### Task input

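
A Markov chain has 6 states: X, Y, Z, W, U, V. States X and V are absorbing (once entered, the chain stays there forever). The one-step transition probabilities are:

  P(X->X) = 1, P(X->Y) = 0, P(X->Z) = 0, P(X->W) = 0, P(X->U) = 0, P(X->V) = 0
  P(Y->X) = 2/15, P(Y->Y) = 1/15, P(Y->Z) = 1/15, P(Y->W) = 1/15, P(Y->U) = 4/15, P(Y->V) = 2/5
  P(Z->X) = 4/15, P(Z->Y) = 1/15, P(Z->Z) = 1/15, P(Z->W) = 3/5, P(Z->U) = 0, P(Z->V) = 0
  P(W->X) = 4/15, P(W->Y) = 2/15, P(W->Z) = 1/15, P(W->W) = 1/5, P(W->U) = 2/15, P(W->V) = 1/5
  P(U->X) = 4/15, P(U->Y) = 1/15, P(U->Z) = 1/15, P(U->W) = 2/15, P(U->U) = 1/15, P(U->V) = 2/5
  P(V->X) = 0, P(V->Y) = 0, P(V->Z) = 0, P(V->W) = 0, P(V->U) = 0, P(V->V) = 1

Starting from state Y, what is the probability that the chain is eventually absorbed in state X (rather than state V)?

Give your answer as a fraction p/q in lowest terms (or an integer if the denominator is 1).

Answer: 448/1285

Derivation:
Let a_i = P(absorbed in X | start in state i).
Boundary conditions: a_X = 1, a_V = 0.
For each transient state i, a_i = sum_j P(i->j) * a_j:
  a_Y = 2/15*a_X + 1/15*a_Y + 1/15*a_Z + 1/15*a_W + 4/15*a_U + 2/5*a_V
  a_Z = 4/15*a_X + 1/15*a_Y + 1/15*a_Z + 3/5*a_W + 0*a_U + 0*a_V
  a_W = 4/15*a_X + 2/15*a_Y + 1/15*a_Z + 1/5*a_W + 2/15*a_U + 1/5*a_V
  a_U = 4/15*a_X + 1/15*a_Y + 1/15*a_Z + 2/15*a_W + 1/15*a_U + 2/5*a_V

Substituting a_X = 1 and a_V = 0, rearrange to (I - Q) a = r where r[i] = P(i -> X):
  [14/15, -1/15, -1/15, -4/15] . (a_Y, a_Z, a_W, a_U) = 2/15
  [-1/15, 14/15, -3/5, 0] . (a_Y, a_Z, a_W, a_U) = 4/15
  [-2/15, -1/15, 4/5, -2/15] . (a_Y, a_Z, a_W, a_U) = 4/15
  [-1/15, -1/15, -2/15, 14/15] . (a_Y, a_Z, a_W, a_U) = 4/15

Solving yields:
  a_Y = 448/1285
  a_Z = 826/1285
  a_W = 664/1285
  a_U = 553/1285

Starting state is Y, so the absorption probability is a_Y = 448/1285.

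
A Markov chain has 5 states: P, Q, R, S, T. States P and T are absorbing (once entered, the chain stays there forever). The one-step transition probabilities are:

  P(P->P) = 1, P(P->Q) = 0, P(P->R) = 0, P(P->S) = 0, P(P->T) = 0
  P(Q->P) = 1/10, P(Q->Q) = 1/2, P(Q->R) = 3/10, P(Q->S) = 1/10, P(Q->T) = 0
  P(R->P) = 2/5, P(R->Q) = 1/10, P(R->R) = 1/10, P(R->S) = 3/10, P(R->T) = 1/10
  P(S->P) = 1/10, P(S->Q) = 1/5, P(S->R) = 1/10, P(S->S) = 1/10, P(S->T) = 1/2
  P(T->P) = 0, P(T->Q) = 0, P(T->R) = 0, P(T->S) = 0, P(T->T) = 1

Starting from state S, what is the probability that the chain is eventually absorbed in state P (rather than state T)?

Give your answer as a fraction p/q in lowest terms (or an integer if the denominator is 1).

Let a_i = P(absorbed in P | start in state i).
Boundary conditions: a_P = 1, a_T = 0.
For each transient state i, a_i = sum_j P(i->j) * a_j:
  a_Q = 1/10*a_P + 1/2*a_Q + 3/10*a_R + 1/10*a_S + 0*a_T
  a_R = 2/5*a_P + 1/10*a_Q + 1/10*a_R + 3/10*a_S + 1/10*a_T
  a_S = 1/10*a_P + 1/5*a_Q + 1/10*a_R + 1/10*a_S + 1/2*a_T

Substituting a_P = 1 and a_T = 0, rearrange to (I - Q) a = r where r[i] = P(i -> P):
  [1/2, -3/10, -1/10] . (a_Q, a_R, a_S) = 1/10
  [-1/10, 9/10, -3/10] . (a_Q, a_R, a_S) = 2/5
  [-1/5, -1/10, 9/10] . (a_Q, a_R, a_S) = 1/10

Solving yields:
  a_Q = 104/163
  a_R = 203/326
  a_S = 105/326

Starting state is S, so the absorption probability is a_S = 105/326.

Answer: 105/326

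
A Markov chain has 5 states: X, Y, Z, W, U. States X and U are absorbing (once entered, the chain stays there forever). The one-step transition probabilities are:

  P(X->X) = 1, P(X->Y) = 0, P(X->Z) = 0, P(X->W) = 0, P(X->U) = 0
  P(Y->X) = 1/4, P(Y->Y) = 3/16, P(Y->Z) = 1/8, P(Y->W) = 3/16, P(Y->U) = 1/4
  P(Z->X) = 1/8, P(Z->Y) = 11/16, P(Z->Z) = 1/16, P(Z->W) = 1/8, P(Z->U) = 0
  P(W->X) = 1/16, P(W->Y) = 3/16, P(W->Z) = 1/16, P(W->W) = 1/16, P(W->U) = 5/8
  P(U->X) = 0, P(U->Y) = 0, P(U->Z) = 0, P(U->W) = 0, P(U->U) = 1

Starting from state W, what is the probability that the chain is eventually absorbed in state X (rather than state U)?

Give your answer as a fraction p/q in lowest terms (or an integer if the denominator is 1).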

######

Assigned task ▸ Above are the entries. Copy exactly the part that opens with the line containing "P(S->P) = 1/10, P(S->Q)" and closes with the line containing "P(W->X) = 1/16, P(W->Y)", and no more.

Expected output ▸
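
  P(S->P) = 1/10, P(S->Q) = 1/5, P(S->R) = 1/10, P(S->S) = 1/10, P(S->T) = 1/2
  P(T->P) = 0, P(T->Q) = 0, P(T->R) = 0, P(T->S) = 0, P(T->T) = 1

Starting from state S, what is the probability that the chain is eventually absorbed in state P (rather than state T)?

Give your answer as a fraction p/q in lowest terms (or an integer if the denominator is 1).

Let a_i = P(absorbed in P | start in state i).
Boundary conditions: a_P = 1, a_T = 0.
For each transient state i, a_i = sum_j P(i->j) * a_j:
  a_Q = 1/10*a_P + 1/2*a_Q + 3/10*a_R + 1/10*a_S + 0*a_T
  a_R = 2/5*a_P + 1/10*a_Q + 1/10*a_R + 3/10*a_S + 1/10*a_T
  a_S = 1/10*a_P + 1/5*a_Q + 1/10*a_R + 1/10*a_S + 1/2*a_T

Substituting a_P = 1 and a_T = 0, rearrange to (I - Q) a = r where r[i] = P(i -> P):
  [1/2, -3/10, -1/10] . (a_Q, a_R, a_S) = 1/10
  [-1/10, 9/10, -3/10] . (a_Q, a_R, a_S) = 2/5
  [-1/5, -1/10, 9/10] . (a_Q, a_R, a_S) = 1/10

Solving yields:
  a_Q = 104/163
  a_R = 203/326
  a_S = 105/326

Starting state is S, so the absorption probability is a_S = 105/326.

Answer: 105/326

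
A Markov chain has 5 states: X, Y, Z, W, U. States X and U are absorbing (once entered, the chain stays there forever). The one-step transition probabilities are:

  P(X->X) = 1, P(X->Y) = 0, P(X->Z) = 0, P(X->W) = 0, P(X->U) = 0
  P(Y->X) = 1/4, P(Y->Y) = 3/16, P(Y->Z) = 1/8, P(Y->W) = 3/16, P(Y->U) = 1/4
  P(Z->X) = 1/8, P(Z->Y) = 11/16, P(Z->Z) = 1/16, P(Z->W) = 1/8, P(Z->U) = 0
  P(W->X) = 1/16, P(W->Y) = 3/16, P(W->Z) = 1/16, P(W->W) = 1/16, P(W->U) = 5/8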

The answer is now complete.